*INPUT RECORDS*:
☆ ☆ ☆ ☆ ☆
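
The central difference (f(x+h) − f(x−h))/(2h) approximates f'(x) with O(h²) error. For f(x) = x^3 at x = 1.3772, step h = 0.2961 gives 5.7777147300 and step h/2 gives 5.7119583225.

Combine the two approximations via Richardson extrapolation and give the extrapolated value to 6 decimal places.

Error is O(h^2); halving h shrinks it by 2^2 = 4.
2^2×A(h/2) = 22.8478332900; minus A(h) gives 17.0701185600.
(4×5.7119583225 − 5.7777147300)/(4 − 1) = 5.6900395200

5.690040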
☆ ☆ ☆ ☆ ☆
*TASK TO COMPLETE*: Nothing is to be left out: set down all the records again exactly.

*ANSWER TO THIS EXERCISE*:
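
The central difference (f(x+h) − f(x−h))/(2h) approximates f'(x) with O(h²) error. For f(x) = x^3 at x = 1.3772, step h = 0.2961 gives 5.7777147300 and step h/2 gives 5.7119583225.

Combine the two approximations via Richardson extrapolation and give the extrapolated value to 6 decimal places.

Error is O(h^2); halving h shrinks it by 2^2 = 4.
2^2×A(h/2) = 22.8478332900; minus A(h) gives 17.0701185600.
(4×5.7119583225 − 5.7777147300)/(4 − 1) = 5.6900395200

5.690040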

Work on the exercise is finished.